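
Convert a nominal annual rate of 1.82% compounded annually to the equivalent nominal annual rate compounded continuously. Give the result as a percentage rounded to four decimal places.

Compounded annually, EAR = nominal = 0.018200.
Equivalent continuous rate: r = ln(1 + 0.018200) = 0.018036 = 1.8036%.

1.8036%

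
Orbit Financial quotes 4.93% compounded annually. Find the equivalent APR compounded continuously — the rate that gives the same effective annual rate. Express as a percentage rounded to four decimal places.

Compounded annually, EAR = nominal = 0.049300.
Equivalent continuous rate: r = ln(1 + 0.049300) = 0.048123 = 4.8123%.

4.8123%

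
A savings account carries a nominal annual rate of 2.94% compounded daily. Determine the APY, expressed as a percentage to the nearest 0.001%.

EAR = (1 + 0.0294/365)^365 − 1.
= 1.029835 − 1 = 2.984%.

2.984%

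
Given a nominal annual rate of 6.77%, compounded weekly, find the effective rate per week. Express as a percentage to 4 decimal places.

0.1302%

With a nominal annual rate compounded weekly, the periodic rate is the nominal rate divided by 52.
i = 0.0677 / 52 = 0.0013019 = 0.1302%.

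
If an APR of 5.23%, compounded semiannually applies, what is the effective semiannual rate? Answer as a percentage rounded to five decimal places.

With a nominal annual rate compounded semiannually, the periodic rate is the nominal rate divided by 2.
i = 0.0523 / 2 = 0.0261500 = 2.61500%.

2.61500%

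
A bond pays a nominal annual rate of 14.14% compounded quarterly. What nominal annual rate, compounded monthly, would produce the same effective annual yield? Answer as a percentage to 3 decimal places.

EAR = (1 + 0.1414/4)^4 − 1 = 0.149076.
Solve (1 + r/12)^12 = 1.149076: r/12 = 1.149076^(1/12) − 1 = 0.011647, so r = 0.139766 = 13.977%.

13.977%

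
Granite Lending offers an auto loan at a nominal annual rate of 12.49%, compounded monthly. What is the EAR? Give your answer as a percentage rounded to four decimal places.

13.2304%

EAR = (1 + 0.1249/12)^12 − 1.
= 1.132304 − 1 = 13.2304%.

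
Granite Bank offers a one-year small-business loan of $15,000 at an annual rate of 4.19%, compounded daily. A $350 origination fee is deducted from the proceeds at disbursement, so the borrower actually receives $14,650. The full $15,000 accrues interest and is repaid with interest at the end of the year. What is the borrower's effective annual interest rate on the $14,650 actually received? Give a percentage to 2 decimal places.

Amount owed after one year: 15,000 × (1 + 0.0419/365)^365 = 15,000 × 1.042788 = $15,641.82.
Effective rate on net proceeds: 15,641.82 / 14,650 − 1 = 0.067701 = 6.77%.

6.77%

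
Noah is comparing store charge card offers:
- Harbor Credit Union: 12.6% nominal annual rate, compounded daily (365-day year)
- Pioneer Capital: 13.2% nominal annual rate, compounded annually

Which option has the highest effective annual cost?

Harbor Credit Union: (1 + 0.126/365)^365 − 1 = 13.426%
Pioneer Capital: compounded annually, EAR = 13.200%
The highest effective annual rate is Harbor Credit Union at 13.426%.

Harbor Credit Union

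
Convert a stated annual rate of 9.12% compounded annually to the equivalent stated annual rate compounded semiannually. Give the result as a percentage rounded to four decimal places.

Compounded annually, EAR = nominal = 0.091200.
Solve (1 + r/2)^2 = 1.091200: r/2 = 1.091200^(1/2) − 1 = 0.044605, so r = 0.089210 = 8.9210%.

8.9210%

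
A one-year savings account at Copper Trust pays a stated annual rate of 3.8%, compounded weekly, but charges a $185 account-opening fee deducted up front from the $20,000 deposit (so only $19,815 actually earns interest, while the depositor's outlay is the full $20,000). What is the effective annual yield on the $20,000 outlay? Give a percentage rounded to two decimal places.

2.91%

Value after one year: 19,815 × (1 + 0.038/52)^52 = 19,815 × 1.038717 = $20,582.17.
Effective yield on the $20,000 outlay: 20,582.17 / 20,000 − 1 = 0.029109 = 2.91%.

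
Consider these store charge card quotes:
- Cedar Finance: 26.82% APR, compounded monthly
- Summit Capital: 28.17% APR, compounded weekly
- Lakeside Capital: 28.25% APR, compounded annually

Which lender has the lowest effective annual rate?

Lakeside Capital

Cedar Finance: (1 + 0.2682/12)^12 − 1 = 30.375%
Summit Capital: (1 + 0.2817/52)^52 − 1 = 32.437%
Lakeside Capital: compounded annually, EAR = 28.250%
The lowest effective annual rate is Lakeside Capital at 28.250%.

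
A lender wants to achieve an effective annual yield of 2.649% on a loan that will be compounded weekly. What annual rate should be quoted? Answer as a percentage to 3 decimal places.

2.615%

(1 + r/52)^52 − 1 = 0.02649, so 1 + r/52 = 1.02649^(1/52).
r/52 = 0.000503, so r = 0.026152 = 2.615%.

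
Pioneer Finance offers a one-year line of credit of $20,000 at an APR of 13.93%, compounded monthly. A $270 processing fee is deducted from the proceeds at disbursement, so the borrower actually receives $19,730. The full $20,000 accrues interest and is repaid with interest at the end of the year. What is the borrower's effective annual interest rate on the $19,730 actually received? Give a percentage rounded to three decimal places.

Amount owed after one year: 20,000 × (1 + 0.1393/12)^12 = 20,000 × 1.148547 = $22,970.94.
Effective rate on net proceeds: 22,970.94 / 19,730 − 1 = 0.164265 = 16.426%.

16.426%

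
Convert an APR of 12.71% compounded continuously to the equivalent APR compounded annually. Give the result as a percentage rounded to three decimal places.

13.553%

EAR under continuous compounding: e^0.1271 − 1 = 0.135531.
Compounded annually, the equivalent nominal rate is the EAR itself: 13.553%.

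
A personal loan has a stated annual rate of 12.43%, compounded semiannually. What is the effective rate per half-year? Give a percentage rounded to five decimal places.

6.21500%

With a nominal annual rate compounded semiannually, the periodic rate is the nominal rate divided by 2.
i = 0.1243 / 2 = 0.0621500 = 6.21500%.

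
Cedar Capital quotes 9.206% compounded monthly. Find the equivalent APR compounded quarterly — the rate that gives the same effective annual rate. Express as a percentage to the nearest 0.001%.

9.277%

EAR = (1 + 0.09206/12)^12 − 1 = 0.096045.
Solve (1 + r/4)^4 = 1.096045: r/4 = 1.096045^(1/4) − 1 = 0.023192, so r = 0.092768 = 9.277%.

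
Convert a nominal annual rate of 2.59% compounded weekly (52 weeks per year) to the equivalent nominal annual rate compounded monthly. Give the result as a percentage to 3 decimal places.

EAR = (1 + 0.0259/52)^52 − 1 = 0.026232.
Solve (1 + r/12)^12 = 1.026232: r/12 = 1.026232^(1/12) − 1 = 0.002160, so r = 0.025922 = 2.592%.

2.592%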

────────────────

> [Work task]: Your job is to output all of the material exactly.

> [Finished exercise]:
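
Convert a nominal annual rate of 1.82% compounded annually to the equivalent nominal annual rate compounded continuously. Give the result as a percentage rounded to four decimal places.

Compounded annually, EAR = nominal = 0.018200.
Equivalent continuous rate: r = ln(1 + 0.018200) = 0.018036 = 1.8036%.

1.8036%

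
Orbit Financial quotes 4.93% compounded annually. Find the equivalent APR compounded continuously — the rate that gives the same effective annual rate. Express as a percentage rounded to four decimal places.

Compounded annually, EAR = nominal = 0.049300.
Equivalent continuous rate: r = ln(1 + 0.049300) = 0.048123 = 4.8123%.

4.8123%

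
A savings account carries a nominal annual rate of 2.94% compounded daily. Determine the APY, expressed as a percentage to the nearest 0.001%.

EAR = (1 + 0.0294/365)^365 − 1.
= 1.029835 − 1 = 2.984%.

2.984%

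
Given a nominal annual rate of 6.77%, compounded weekly, find the effective rate per week. Express as a percentage to 4 decimal places.

0.1302%

With a nominal annual rate compounded weekly, the periodic rate is the nominal rate divided by 52.
i = 0.0677 / 52 = 0.0013019 = 0.1302%.

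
If an APR of 5.23%, compounded semiannually applies, what is the effective semiannual rate? Answer as a percentage rounded to five decimal places.

With a nominal annual rate compounded semiannually, the periodic rate is the nominal rate divided by 2.
i = 0.0523 / 2 = 0.0261500 = 2.61500%.

2.61500%

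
A bond pays a nominal annual rate of 14.14% compounded quarterly. What nominal annual rate, compounded monthly, would produce the same effective annual yield? Answer as a percentage to 3 decimal places.

EAR = (1 + 0.1414/4)^4 − 1 = 0.149076.
Solve (1 + r/12)^12 = 1.149076: r/12 = 1.149076^(1/12) − 1 = 0.011647, so r = 0.139766 = 13.977%.

13.977%

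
Granite Lending offers an auto loan at a nominal annual rate of 12.49%, compounded monthly. What is the EAR? Give your answer as a percentage rounded to four decimal places.

13.2304%

EAR = (1 + 0.1249/12)^12 − 1.
= 1.132304 − 1 = 13.2304%.

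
Granite Bank offers a one-year small-business loan of $15,000 at an annual rate of 4.19%, compounded daily. A $350 origination fee is deducted from the proceeds at disbursement, so the borrower actually receives $14,650. The full $15,000 accrues interest and is repaid with interest at the end of the year. What is the borrower's effective annual interest rate on the $14,650 actually received? Give a percentage to 2 decimal places.

Amount owed after one year: 15,000 × (1 + 0.0419/365)^365 = 15,000 × 1.042788 = $15,641.82.
Effective rate on net proceeds: 15,641.82 / 14,650 − 1 = 0.067701 = 6.77%.

6.77%

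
Noah is comparing store charge card offers:
- Harbor Credit Union: 12.6% nominal annual rate, compounded daily (365-day year)
- Pioneer Capital: 13.2% nominal annual rate, compounded annually

Which option has the highest effective annual cost?

Harbor Credit Union: (1 + 0.126/365)^365 − 1 = 13.426%
Pioneer Capital: compounded annually, EAR = 13.200%
The highest effective annual rate is Harbor Credit Union at 13.426%.

Harbor Credit Union

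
Convert a stated annual rate of 9.12% compounded annually to the equivalent stated annual rate compounded semiannually. Give the result as a percentage rounded to four decimal places.

Compounded annually, EAR = nominal = 0.091200.
Solve (1 + r/2)^2 = 1.091200: r/2 = 1.091200^(1/2) − 1 = 0.044605, so r = 0.089210 = 8.9210%.

8.9210%

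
A one-year savings account at Copper Trust pays a stated annual rate of 3.8%, compounded weekly, but charges a $185 account-opening fee deducted up front from the $20,000 deposit (so only $19,815 actually earns interest, while the depositor's outlay is the full $20,000). What is the effective annual yield on the $20,000 outlay? Give a percentage rounded to two decimal places.

2.91%

Value after one year: 19,815 × (1 + 0.038/52)^52 = 19,815 × 1.038717 = $20,582.17.
Effective yield on the $20,000 outlay: 20,582.17 / 20,000 − 1 = 0.029109 = 2.91%.

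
Consider these store charge card quotes:
- Cedar Finance: 26.82% APR, compounded monthly
- Summit Capital: 28.17% APR, compounded weekly
- Lakeside Capital: 28.25% APR, compounded annually

Which lender has the lowest effective annual rate?

Lakeside Capital

Cedar Finance: (1 + 0.2682/12)^12 − 1 = 30.375%
Summit Capital: (1 + 0.2817/52)^52 − 1 = 32.437%
Lakeside Capital: compounded annually, EAR = 28.250%
The lowest effective annual rate is Lakeside Capital at 28.250%.

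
A lender wants to achieve an effective annual yield of 2.649% on a loan that will be compounded weekly. What annual rate should be quoted? Answer as a percentage to 3 decimal places.

2.615%

(1 + r/52)^52 − 1 = 0.02649, so 1 + r/52 = 1.02649^(1/52).
r/52 = 0.000503, so r = 0.026152 = 2.615%.

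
Pioneer Finance offers a one-year line of credit of $20,000 at an APR of 13.93%, compounded monthly. A $270 processing fee is deducted from the proceeds at disbursement, so the borrower actually receives $19,730. The full $20,000 accrues interest and is repaid with interest at the end of the year. What is the borrower's effective annual interest rate on the $19,730 actually received? Give a percentage rounded to three decimal places.

Amount owed after one year: 20,000 × (1 + 0.1393/12)^12 = 20,000 × 1.148547 = $22,970.94.
Effective rate on net proceeds: 22,970.94 / 19,730 − 1 = 0.164265 = 16.426%.

16.426%

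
Convert an APR of 12.71% compounded continuously to the equivalent APR compounded annually. Give the result as a percentage rounded to three decimal places.

13.553%

EAR under continuous compounding: e^0.1271 − 1 = 0.135531.
Compounded annually, the equivalent nominal rate is the EAR itself: 13.553%.

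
A personal loan has a stated annual rate of 12.43%, compounded semiannually. What is the effective rate per half-year? Give a percentage rounded to five decimal places.

6.21500%

With a nominal annual rate compounded semiannually, the periodic rate is the nominal rate divided by 2.
i = 0.1243 / 2 = 0.0621500 = 6.21500%.

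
Cedar Capital quotes 9.206% compounded monthly. Find the equivalent APR compounded quarterly — the rate that gives the same effective annual rate. Express as a percentage to the nearest 0.001%.

9.277%

EAR = (1 + 0.09206/12)^12 − 1 = 0.096045.
Solve (1 + r/4)^4 = 1.096045: r/4 = 1.096045^(1/4) − 1 = 0.023192, so r = 0.092768 = 9.277%.

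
Convert a nominal annual rate of 2.59% compounded weekly (52 weeks per year) to the equivalent nominal annual rate compounded monthly. Give the result as a percentage to 3 decimal places.

EAR = (1 + 0.0259/52)^52 − 1 = 0.026232.
Solve (1 + r/12)^12 = 1.026232: r/12 = 1.026232^(1/12) − 1 = 0.002160, so r = 0.025922 = 2.592%.

2.592%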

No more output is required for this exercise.